[Stored entries]
****************************************

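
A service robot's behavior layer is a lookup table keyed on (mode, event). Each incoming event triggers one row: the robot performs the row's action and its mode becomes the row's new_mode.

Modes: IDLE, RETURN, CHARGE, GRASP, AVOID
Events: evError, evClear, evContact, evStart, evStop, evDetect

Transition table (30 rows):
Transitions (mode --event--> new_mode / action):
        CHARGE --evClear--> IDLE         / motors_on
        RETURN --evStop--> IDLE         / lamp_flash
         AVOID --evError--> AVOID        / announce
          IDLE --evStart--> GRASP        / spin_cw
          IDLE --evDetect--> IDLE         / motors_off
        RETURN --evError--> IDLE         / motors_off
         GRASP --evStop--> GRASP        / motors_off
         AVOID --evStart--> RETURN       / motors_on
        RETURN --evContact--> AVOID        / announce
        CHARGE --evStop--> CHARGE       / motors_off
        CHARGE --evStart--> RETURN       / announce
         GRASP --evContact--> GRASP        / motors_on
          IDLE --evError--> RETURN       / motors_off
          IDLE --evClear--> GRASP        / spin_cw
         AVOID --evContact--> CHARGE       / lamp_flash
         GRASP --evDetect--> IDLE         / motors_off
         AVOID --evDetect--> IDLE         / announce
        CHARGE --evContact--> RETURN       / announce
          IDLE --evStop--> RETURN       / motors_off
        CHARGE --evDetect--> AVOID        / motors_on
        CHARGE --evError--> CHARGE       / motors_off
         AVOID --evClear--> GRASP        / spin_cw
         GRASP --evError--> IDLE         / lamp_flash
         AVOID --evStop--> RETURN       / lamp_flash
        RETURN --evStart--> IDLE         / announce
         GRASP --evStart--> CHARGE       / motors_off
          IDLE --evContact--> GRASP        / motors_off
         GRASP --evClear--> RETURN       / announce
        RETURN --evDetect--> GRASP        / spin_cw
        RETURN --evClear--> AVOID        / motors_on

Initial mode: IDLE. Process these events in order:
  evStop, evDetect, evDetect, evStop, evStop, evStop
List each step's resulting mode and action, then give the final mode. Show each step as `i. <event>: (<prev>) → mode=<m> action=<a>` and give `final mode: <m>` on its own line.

final mode: RETURN

1. evStop: (IDLE) → mode=RETURN action=motors_off
2. evDetect: (RETURN) → mode=GRASP action=spin_cw
3. evDetect: (GRASP) → mode=IDLE action=motors_off
4. evStop: (IDLE) → mode=RETURN action=motors_off
5. evStop: (RETURN) → mode=IDLE action=lamp_flash
6. evStop: (IDLE) → mode=RETURN action=motors_off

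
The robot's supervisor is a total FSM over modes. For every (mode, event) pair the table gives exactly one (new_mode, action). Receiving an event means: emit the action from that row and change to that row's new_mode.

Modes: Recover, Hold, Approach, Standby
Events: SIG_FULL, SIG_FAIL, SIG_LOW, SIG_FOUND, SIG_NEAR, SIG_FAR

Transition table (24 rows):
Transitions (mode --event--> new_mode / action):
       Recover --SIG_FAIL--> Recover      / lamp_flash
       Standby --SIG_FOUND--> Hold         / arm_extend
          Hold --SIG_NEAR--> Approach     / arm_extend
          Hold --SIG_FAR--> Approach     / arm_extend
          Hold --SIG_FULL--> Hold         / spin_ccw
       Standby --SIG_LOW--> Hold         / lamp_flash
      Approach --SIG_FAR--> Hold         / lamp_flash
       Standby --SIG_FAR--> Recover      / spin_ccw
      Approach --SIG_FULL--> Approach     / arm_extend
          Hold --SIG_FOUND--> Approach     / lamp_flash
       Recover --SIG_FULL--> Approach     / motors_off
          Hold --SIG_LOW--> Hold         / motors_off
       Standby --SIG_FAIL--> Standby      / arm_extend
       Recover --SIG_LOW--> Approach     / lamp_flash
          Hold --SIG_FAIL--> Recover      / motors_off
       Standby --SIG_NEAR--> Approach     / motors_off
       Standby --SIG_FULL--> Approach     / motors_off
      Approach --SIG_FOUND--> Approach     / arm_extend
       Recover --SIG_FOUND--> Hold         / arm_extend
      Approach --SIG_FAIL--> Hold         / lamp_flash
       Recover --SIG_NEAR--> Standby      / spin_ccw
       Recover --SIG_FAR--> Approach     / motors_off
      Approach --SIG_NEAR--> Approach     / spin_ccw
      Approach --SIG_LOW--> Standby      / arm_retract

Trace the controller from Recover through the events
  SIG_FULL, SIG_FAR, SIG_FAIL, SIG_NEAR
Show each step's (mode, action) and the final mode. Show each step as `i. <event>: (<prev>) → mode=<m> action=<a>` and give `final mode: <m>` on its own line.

1. SIG_FULL: (Recover) → mode=Approach action=motors_off
2. SIG_FAR: (Approach) → mode=Hold action=lamp_flash
3. SIG_FAIL: (Hold) → mode=Recover action=motors_off
4. SIG_NEAR: (Recover) → mode=Standby action=spin_ccw

final mode: Standby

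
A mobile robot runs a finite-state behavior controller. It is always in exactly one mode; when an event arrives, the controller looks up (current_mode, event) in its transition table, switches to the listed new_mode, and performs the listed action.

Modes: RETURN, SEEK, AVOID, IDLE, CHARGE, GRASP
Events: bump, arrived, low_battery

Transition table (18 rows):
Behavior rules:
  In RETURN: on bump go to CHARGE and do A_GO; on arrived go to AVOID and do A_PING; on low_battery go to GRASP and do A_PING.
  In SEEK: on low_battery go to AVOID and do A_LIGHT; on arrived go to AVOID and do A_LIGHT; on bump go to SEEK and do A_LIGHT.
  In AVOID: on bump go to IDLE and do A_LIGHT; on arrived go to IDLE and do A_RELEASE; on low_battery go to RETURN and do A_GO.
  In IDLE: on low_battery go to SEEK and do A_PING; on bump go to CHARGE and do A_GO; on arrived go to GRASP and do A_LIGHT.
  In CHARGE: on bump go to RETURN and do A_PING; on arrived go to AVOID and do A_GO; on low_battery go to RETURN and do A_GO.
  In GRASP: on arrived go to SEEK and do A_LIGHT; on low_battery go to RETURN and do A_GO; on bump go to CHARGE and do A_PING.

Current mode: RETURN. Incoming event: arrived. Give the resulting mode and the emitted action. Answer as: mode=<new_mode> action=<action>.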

****************************************

# [TASK GOAL]
Take the records above and return them exactly as written.

# [SOLUTION BELOW]
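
A service robot's behavior layer is a lookup table keyed on (mode, event). Each incoming event triggers one row: the robot performs the row's action and its mode becomes the row's new_mode.

Modes: IDLE, RETURN, CHARGE, GRASP, AVOID
Events: evError, evClear, evContact, evStart, evStop, evDetect

Transition table (30 rows):
Transitions (mode --event--> new_mode / action):
        CHARGE --evClear--> IDLE         / motors_on
        RETURN --evStop--> IDLE         / lamp_flash
         AVOID --evError--> AVOID        / announce
          IDLE --evStart--> GRASP        / spin_cw
          IDLE --evDetect--> IDLE         / motors_off
        RETURN --evError--> IDLE         / motors_off
         GRASP --evStop--> GRASP        / motors_off
         AVOID --evStart--> RETURN       / motors_on
        RETURN --evContact--> AVOID        / announce
        CHARGE --evStop--> CHARGE       / motors_off
        CHARGE --evStart--> RETURN       / announce
         GRASP --evContact--> GRASP        / motors_on
          IDLE --evError--> RETURN       / motors_off
          IDLE --evClear--> GRASP        / spin_cw
         AVOID --evContact--> CHARGE       / lamp_flash
         GRASP --evDetect--> IDLE         / motors_off
         AVOID --evDetect--> IDLE         / announce
        CHARGE --evContact--> RETURN       / announce
          IDLE --evStop--> RETURN       / motors_off
        CHARGE --evDetect--> AVOID        / motors_on
        CHARGE --evError--> CHARGE       / motors_off
         AVOID --evClear--> GRASP        / spin_cw
         GRASP --evError--> IDLE         / lamp_flash
         AVOID --evStop--> RETURN       / lamp_flash
        RETURN --evStart--> IDLE         / announce
         GRASP --evStart--> CHARGE       / motors_off
          IDLE --evContact--> GRASP        / motors_off
         GRASP --evClear--> RETURN       / announce
        RETURN --evDetect--> GRASP        / spin_cw
        RETURN --evClear--> AVOID        / motors_on

Initial mode: IDLE. Process these events in order:
  evStop, evDetect, evDetect, evStop, evStop, evStop
List each step's resulting mode and action, then give the final mode. Show each step as `i. <event>: (<prev>) → mode=<m> action=<a>` and give `final mode: <m>` on its own line.

final mode: RETURN

1. evStop: (IDLE) → mode=RETURN action=motors_off
2. evDetect: (RETURN) → mode=GRASP action=spin_cw
3. evDetect: (GRASP) → mode=IDLE action=motors_off
4. evStop: (IDLE) → mode=RETURN action=motors_off
5. evStop: (RETURN) → mode=IDLE action=lamp_flash
6. evStop: (IDLE) → mode=RETURN action=motors_off

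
The robot's supervisor is a total FSM over modes. For every (mode, event) pair the table gives exactly one (new_mode, action). Receiving an event means: emit the action from that row and change to that row's new_mode.

Modes: Recover, Hold, Approach, Standby
Events: SIG_FULL, SIG_FAIL, SIG_LOW, SIG_FOUND, SIG_NEAR, SIG_FAR

Transition table (24 rows):
Transitions (mode --event--> new_mode / action):
       Recover --SIG_FAIL--> Recover      / lamp_flash
       Standby --SIG_FOUND--> Hold         / arm_extend
          Hold --SIG_NEAR--> Approach     / arm_extend
          Hold --SIG_FAR--> Approach     / arm_extend
          Hold --SIG_FULL--> Hold         / spin_ccw
       Standby --SIG_LOW--> Hold         / lamp_flash
      Approach --SIG_FAR--> Hold         / lamp_flash
       Standby --SIG_FAR--> Recover      / spin_ccw
      Approach --SIG_FULL--> Approach     / arm_extend
          Hold --SIG_FOUND--> Approach     / lamp_flash
       Recover --SIG_FULL--> Approach     / motors_off
          Hold --SIG_LOW--> Hold         / motors_off
       Standby --SIG_FAIL--> Standby      / arm_extend
       Recover --SIG_LOW--> Approach     / lamp_flash
          Hold --SIG_FAIL--> Recover      / motors_off
       Standby --SIG_NEAR--> Approach     / motors_off
       Standby --SIG_FULL--> Approach     / motors_off
      Approach --SIG_FOUND--> Approach     / arm_extend
       Recover --SIG_FOUND--> Hold         / arm_extend
      Approach --SIG_FAIL--> Hold         / lamp_flash
       Recover --SIG_NEAR--> Standby      / spin_ccw
       Recover --SIG_FAR--> Approach     / motors_off
      Approach --SIG_NEAR--> Approach     / spin_ccw
      Approach --SIG_LOW--> Standby      / arm_retract

Trace the controller from Recover through the events
  SIG_FULL, SIG_FAR, SIG_FAIL, SIG_NEAR
Show each step's (mode, action) and the final mode. Show each step as `i. <event>: (<prev>) → mode=<m> action=<a>` and give `final mode: <m>` on its own line.

1. SIG_FULL: (Recover) → mode=Approach action=motors_off
2. SIG_FAR: (Approach) → mode=Hold action=lamp_flash
3. SIG_FAIL: (Hold) → mode=Recover action=motors_off
4. SIG_NEAR: (Recover) → mode=Standby action=spin_ccw

final mode: Standby

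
A mobile robot runs a finite-state behavior controller. It is always in exactly one mode; when an event arrives, the controller looks up (current_mode, event) in its transition table, switches to the listed new_mode, and performs the listed action.

Modes: RETURN, SEEK, AVOID, IDLE, CHARGE, GRASP
Events: bump, arrived, low_battery

Transition table (18 rows):
Behavior rules:
  In RETURN: on bump go to CHARGE and do A_GO; on arrived go to AVOID and do A_PING; on low_battery go to GRASP and do A_PING.
  In SEEK: on low_battery go to AVOID and do A_LIGHT; on arrived go to AVOID and do A_LIGHT; on bump go to SEEK and do A_LIGHT.
  In AVOID: on bump go to IDLE and do A_LIGHT; on arrived go to IDLE and do A_RELEASE; on low_battery go to RETURN and do A_GO.
  In IDLE: on low_battery go to SEEK and do A_PING; on bump go to CHARGE and do A_GO; on arrived go to GRASP and do A_LIGHT.
  In CHARGE: on bump go to RETURN and do A_PING; on arrived go to AVOID and do A_GO; on low_battery go to RETURN and do A_GO.
  In GRASP: on arrived go to SEEK and do A_LIGHT; on low_battery go to RETURN and do A_GO; on bump go to CHARGE and do A_PING.

Current mode: RETURN. Incoming event: arrived. Give the resulting mode and the emitted action. Answer as: mode=<new_mode> action=<action>.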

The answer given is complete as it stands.